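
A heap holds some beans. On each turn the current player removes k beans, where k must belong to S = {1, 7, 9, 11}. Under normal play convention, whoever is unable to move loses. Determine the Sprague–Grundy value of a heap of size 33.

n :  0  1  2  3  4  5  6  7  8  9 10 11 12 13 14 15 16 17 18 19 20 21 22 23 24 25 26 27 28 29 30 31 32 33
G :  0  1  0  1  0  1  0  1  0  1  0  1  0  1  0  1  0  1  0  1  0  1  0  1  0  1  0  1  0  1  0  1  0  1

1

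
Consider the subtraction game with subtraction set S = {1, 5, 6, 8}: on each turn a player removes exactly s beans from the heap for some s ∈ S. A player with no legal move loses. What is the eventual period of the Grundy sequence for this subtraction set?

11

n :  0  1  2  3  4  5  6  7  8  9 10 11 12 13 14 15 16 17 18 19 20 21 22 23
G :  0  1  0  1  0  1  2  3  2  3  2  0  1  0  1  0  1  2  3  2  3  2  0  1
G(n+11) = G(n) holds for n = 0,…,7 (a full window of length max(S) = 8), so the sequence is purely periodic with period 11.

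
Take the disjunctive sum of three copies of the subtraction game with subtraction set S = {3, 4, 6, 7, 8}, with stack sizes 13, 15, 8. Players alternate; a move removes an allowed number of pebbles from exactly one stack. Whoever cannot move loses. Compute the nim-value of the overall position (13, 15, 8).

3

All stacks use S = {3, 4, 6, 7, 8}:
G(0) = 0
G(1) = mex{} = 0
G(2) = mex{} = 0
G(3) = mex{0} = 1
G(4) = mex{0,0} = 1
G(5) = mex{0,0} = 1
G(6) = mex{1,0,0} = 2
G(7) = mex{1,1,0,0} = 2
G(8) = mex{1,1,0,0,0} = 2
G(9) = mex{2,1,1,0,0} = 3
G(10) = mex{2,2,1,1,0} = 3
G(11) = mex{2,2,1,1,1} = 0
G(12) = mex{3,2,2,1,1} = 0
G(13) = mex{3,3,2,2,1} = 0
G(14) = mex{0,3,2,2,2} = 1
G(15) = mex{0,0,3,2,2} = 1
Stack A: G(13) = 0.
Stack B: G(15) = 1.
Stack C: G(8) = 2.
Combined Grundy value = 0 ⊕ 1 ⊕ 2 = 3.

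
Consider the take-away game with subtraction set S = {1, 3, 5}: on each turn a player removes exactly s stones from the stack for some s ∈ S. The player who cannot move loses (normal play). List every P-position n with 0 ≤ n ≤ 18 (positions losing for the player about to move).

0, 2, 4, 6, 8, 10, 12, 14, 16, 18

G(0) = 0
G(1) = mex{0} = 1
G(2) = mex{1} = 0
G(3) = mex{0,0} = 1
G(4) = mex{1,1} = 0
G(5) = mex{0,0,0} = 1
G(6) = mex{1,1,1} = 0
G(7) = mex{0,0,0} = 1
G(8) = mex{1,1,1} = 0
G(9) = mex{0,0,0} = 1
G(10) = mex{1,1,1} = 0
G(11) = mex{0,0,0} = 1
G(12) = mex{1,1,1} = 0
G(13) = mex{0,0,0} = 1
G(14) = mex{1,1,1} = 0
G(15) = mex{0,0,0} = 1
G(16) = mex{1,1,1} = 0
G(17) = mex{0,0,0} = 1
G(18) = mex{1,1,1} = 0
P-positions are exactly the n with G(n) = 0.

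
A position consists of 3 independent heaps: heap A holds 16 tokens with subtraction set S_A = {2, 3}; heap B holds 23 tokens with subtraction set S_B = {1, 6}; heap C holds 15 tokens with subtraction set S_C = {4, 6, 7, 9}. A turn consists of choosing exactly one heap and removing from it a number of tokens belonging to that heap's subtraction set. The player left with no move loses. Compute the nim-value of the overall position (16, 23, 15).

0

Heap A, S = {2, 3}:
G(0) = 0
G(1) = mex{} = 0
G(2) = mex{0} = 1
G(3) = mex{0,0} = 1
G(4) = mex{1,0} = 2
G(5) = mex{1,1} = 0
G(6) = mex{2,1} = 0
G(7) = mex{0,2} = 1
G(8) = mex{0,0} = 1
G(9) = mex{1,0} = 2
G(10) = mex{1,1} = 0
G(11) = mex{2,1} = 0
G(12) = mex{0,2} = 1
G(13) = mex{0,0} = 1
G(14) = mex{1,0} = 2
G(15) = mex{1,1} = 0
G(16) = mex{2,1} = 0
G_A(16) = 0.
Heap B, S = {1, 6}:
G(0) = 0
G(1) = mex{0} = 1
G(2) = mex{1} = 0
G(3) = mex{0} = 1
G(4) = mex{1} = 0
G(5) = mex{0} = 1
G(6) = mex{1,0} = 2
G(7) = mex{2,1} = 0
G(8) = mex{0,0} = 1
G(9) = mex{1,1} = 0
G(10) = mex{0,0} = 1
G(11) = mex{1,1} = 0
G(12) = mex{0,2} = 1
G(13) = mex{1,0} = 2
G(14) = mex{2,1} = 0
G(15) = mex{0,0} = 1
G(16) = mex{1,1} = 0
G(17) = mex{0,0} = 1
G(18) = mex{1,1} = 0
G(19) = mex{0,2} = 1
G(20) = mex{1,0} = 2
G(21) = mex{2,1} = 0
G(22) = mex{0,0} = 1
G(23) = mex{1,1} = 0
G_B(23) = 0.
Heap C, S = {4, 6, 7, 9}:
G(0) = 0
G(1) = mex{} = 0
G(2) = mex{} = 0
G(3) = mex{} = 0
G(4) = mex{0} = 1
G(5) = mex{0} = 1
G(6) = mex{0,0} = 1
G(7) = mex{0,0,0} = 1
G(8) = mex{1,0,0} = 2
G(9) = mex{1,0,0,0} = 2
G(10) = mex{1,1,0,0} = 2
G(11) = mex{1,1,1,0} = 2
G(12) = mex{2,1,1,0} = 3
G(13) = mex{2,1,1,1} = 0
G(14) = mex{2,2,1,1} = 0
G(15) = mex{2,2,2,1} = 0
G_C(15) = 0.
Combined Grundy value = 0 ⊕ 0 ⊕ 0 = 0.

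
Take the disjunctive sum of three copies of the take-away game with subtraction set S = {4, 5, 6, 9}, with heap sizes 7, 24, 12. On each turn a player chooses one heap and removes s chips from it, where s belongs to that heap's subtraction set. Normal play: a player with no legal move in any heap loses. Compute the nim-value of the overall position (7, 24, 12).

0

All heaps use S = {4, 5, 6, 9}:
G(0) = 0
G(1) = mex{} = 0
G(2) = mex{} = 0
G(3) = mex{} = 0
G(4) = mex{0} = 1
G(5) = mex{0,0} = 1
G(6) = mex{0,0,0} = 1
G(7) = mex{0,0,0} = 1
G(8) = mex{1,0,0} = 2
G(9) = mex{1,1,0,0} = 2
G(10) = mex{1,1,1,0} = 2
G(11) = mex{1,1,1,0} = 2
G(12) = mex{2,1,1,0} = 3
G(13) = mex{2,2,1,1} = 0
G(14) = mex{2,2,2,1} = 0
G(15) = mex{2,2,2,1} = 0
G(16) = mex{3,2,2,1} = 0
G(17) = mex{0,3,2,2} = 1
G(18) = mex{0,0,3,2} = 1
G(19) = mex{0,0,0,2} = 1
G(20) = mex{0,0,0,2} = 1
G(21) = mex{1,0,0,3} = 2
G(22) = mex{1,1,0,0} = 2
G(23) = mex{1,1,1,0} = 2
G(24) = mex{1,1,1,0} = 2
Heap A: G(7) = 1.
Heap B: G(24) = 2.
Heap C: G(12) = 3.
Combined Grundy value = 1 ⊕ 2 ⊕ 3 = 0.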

* * * * * * *

- **Task prompt**
Repeat the listing above in full, exactly as given.

- **Task result**
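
A heap holds some beans. On each turn the current player removes k beans, where k must belong to S = {1, 7, 9, 11}. Under normal play convention, whoever is unable to move loses. Determine the Sprague–Grundy value of a heap of size 33.

n :  0  1  2  3  4  5  6  7  8  9 10 11 12 13 14 15 16 17 18 19 20 21 22 23 24 25 26 27 28 29 30 31 32 33
G :  0  1  0  1  0  1  0  1  0  1  0  1  0  1  0  1  0  1  0  1  0  1  0  1  0  1  0  1  0  1  0  1  0  1

1

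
Consider the subtraction game with subtraction set S = {1, 5, 6, 8}: on each turn a player removes exactly s beans from the heap for some s ∈ S. A player with no legal move loses. What is the eventual period of the Grundy sequence for this subtraction set?

11

n :  0  1  2  3  4  5  6  7  8  9 10 11 12 13 14 15 16 17 18 19 20 21 22 23
G :  0  1  0  1  0  1  2  3  2  3  2  0  1  0  1  0  1  2  3  2  3  2  0  1
G(n+11) = G(n) holds for n = 0,…,7 (a full window of length max(S) = 8), so the sequence is purely periodic with period 11.

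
Take the disjunctive sum of three copies of the subtraction game with subtraction set S = {3, 4, 6, 7, 8}, with stack sizes 13, 15, 8. Players alternate; a move removes an allowed number of pebbles from exactly one stack. Whoever cannot move loses. Compute the nim-value of the overall position (13, 15, 8).

3

All stacks use S = {3, 4, 6, 7, 8}:
G(0) = 0
G(1) = mex{} = 0
G(2) = mex{} = 0
G(3) = mex{0} = 1
G(4) = mex{0,0} = 1
G(5) = mex{0,0} = 1
G(6) = mex{1,0,0} = 2
G(7) = mex{1,1,0,0} = 2
G(8) = mex{1,1,0,0,0} = 2
G(9) = mex{2,1,1,0,0} = 3
G(10) = mex{2,2,1,1,0} = 3
G(11) = mex{2,2,1,1,1} = 0
G(12) = mex{3,2,2,1,1} = 0
G(13) = mex{3,3,2,2,1} = 0
G(14) = mex{0,3,2,2,2} = 1
G(15) = mex{0,0,3,2,2} = 1
Stack A: G(13) = 0.
Stack B: G(15) = 1.
Stack C: G(8) = 2.
Combined Grundy value = 0 ⊕ 1 ⊕ 2 = 3.

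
Consider the take-away game with subtraction set S = {1, 3, 5}: on each turn a player removes exactly s stones from the stack for some s ∈ S. The player who cannot move loses (normal play). List every P-position n with 0 ≤ n ≤ 18 (positions losing for the player about to move).

0, 2, 4, 6, 8, 10, 12, 14, 16, 18

G(0) = 0
G(1) = mex{0} = 1
G(2) = mex{1} = 0
G(3) = mex{0,0} = 1
G(4) = mex{1,1} = 0
G(5) = mex{0,0,0} = 1
G(6) = mex{1,1,1} = 0
G(7) = mex{0,0,0} = 1
G(8) = mex{1,1,1} = 0
G(9) = mex{0,0,0} = 1
G(10) = mex{1,1,1} = 0
G(11) = mex{0,0,0} = 1
G(12) = mex{1,1,1} = 0
G(13) = mex{0,0,0} = 1
G(14) = mex{1,1,1} = 0
G(15) = mex{0,0,0} = 1
G(16) = mex{1,1,1} = 0
G(17) = mex{0,0,0} = 1
G(18) = mex{1,1,1} = 0
P-positions are exactly the n with G(n) = 0.

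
A position consists of 3 independent heaps: heap A holds 16 tokens with subtraction set S_A = {2, 3}; heap B holds 23 tokens with subtraction set S_B = {1, 6}; heap C holds 15 tokens with subtraction set S_C = {4, 6, 7, 9}. A turn consists of choosing exactly one heap and removing from it a number of tokens belonging to that heap's subtraction set. The player left with no move loses. Compute the nim-value of the overall position (16, 23, 15).

0

Heap A, S = {2, 3}:
G(0) = 0
G(1) = mex{} = 0
G(2) = mex{0} = 1
G(3) = mex{0,0} = 1
G(4) = mex{1,0} = 2
G(5) = mex{1,1} = 0
G(6) = mex{2,1} = 0
G(7) = mex{0,2} = 1
G(8) = mex{0,0} = 1
G(9) = mex{1,0} = 2
G(10) = mex{1,1} = 0
G(11) = mex{2,1} = 0
G(12) = mex{0,2} = 1
G(13) = mex{0,0} = 1
G(14) = mex{1,0} = 2
G(15) = mex{1,1} = 0
G(16) = mex{2,1} = 0
G_A(16) = 0.
Heap B, S = {1, 6}:
G(0) = 0
G(1) = mex{0} = 1
G(2) = mex{1} = 0
G(3) = mex{0} = 1
G(4) = mex{1} = 0
G(5) = mex{0} = 1
G(6) = mex{1,0} = 2
G(7) = mex{2,1} = 0
G(8) = mex{0,0} = 1
G(9) = mex{1,1} = 0
G(10) = mex{0,0} = 1
G(11) = mex{1,1} = 0
G(12) = mex{0,2} = 1
G(13) = mex{1,0} = 2
G(14) = mex{2,1} = 0
G(15) = mex{0,0} = 1
G(16) = mex{1,1} = 0
G(17) = mex{0,0} = 1
G(18) = mex{1,1} = 0
G(19) = mex{0,2} = 1
G(20) = mex{1,0} = 2
G(21) = mex{2,1} = 0
G(22) = mex{0,0} = 1
G(23) = mex{1,1} = 0
G_B(23) = 0.
Heap C, S = {4, 6, 7, 9}:
G(0) = 0
G(1) = mex{} = 0
G(2) = mex{} = 0
G(3) = mex{} = 0
G(4) = mex{0} = 1
G(5) = mex{0} = 1
G(6) = mex{0,0} = 1
G(7) = mex{0,0,0} = 1
G(8) = mex{1,0,0} = 2
G(9) = mex{1,0,0,0} = 2
G(10) = mex{1,1,0,0} = 2
G(11) = mex{1,1,1,0} = 2
G(12) = mex{2,1,1,0} = 3
G(13) = mex{2,1,1,1} = 0
G(14) = mex{2,2,1,1} = 0
G(15) = mex{2,2,2,1} = 0
G_C(15) = 0.
Combined Grundy value = 0 ⊕ 0 ⊕ 0 = 0.

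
Take the disjunctive sum of three copies of the take-away game with subtraction set S = {4, 5, 6, 9}, with heap sizes 7, 24, 12. On each turn a player chooses one heap and removes s chips from it, where s belongs to that heap's subtraction set. Normal play: a player with no legal move in any heap loses. Compute the nim-value of the overall position (7, 24, 12).

0

All heaps use S = {4, 5, 6, 9}:
G(0) = 0
G(1) = mex{} = 0
G(2) = mex{} = 0
G(3) = mex{} = 0
G(4) = mex{0} = 1
G(5) = mex{0,0} = 1
G(6) = mex{0,0,0} = 1
G(7) = mex{0,0,0} = 1
G(8) = mex{1,0,0} = 2
G(9) = mex{1,1,0,0} = 2
G(10) = mex{1,1,1,0} = 2
G(11) = mex{1,1,1,0} = 2
G(12) = mex{2,1,1,0} = 3
G(13) = mex{2,2,1,1} = 0
G(14) = mex{2,2,2,1} = 0
G(15) = mex{2,2,2,1} = 0
G(16) = mex{3,2,2,1} = 0
G(17) = mex{0,3,2,2} = 1
G(18) = mex{0,0,3,2} = 1
G(19) = mex{0,0,0,2} = 1
G(20) = mex{0,0,0,2} = 1
G(21) = mex{1,0,0,3} = 2
G(22) = mex{1,1,0,0} = 2
G(23) = mex{1,1,1,0} = 2
G(24) = mex{1,1,1,0} = 2
Heap A: G(7) = 1.
Heap B: G(24) = 2.
Heap C: G(12) = 3.
Combined Grundy value = 1 ⊕ 2 ⊕ 3 = 0.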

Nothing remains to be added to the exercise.